[Opening EXERCISE DATA section]

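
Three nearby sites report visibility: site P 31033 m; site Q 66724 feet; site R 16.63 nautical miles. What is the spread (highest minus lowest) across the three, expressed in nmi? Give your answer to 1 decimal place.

5.8 nmi

site P: 31033 m = 16.756 nmi.
site Q: 66724 ft = 10.981 nmi.
Spread: 16.756 − 10.981 = 5.8 nmi.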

[Closing EXERCISE DATA section]

PROBLEM:
Return every line of the listing, word for word.

EXPECTED ANSWER:
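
Three nearby sites report visibility: site P 31033 m; site Q 66724 feet; site R 16.63 nautical miles. What is the spread (highest minus lowest) across the three, expressed in nmi? Give your answer to 1 decimal place.

5.8 nmi

site P: 31033 m = 16.756 nmi.
site Q: 66724 ft = 10.981 nmi.
Spread: 16.756 − 10.981 = 5.8 nmi.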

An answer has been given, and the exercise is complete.